[Stored data]
========================

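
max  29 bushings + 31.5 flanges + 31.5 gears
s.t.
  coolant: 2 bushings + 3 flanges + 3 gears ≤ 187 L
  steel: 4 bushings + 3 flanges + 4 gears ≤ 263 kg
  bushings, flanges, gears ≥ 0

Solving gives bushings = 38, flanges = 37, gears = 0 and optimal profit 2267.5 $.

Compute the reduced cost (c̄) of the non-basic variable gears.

-4

Check each constraint at x*: coolant 187/187 (tight); steel 263/263 (tight).
The binding rows give the dual system: 2·y_coolant + 4·y_steel = 29 and 3·y_coolant + 3·y_steel = 31.5.
Solving: y_coolant = 6.5, y_steel = 4.
Reduced cost of gears: c₃ − yᵀa₃ = 31.5 − (6.5·3 + 4·4) = 31.5 − 35.5 = -4.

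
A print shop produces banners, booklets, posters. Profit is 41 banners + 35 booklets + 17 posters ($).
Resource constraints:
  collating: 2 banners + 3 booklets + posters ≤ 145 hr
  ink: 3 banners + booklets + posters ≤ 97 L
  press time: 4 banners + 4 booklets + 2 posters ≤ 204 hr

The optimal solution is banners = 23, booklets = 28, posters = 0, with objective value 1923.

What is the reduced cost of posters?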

========================

Activity:
Please copy out every entry word for word.

Your solution:
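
max  29 bushings + 31.5 flanges + 31.5 gears
s.t.
  coolant: 2 bushings + 3 flanges + 3 gears ≤ 187 L
  steel: 4 bushings + 3 flanges + 4 gears ≤ 263 kg
  bushings, flanges, gears ≥ 0

Solving gives bushings = 38, flanges = 37, gears = 0 and optimal profit 2267.5 $.

Compute the reduced cost (c̄) of the non-basic variable gears.

-4

Check each constraint at x*: coolant 187/187 (tight); steel 263/263 (tight).
The binding rows give the dual system: 2·y_coolant + 4·y_steel = 29 and 3·y_coolant + 3·y_steel = 31.5.
Solving: y_coolant = 6.5, y_steel = 4.
Reduced cost of gears: c₃ − yᵀa₃ = 31.5 − (6.5·3 + 4·4) = 31.5 − 35.5 = -4.

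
A print shop produces banners, booklets, posters. Profit is 41 banners + 35 booklets + 17 posters ($).
Resource constraints:
  collating: 2 banners + 3 booklets + posters ≤ 145 hr
  ink: 3 banners + booklets + posters ≤ 97 L
  press time: 4 banners + 4 booklets + 2 posters ≤ 204 hr

The optimal solution is banners = 23, booklets = 28, posters = 0, with objective value 1923.

What is the reduced cost of posters?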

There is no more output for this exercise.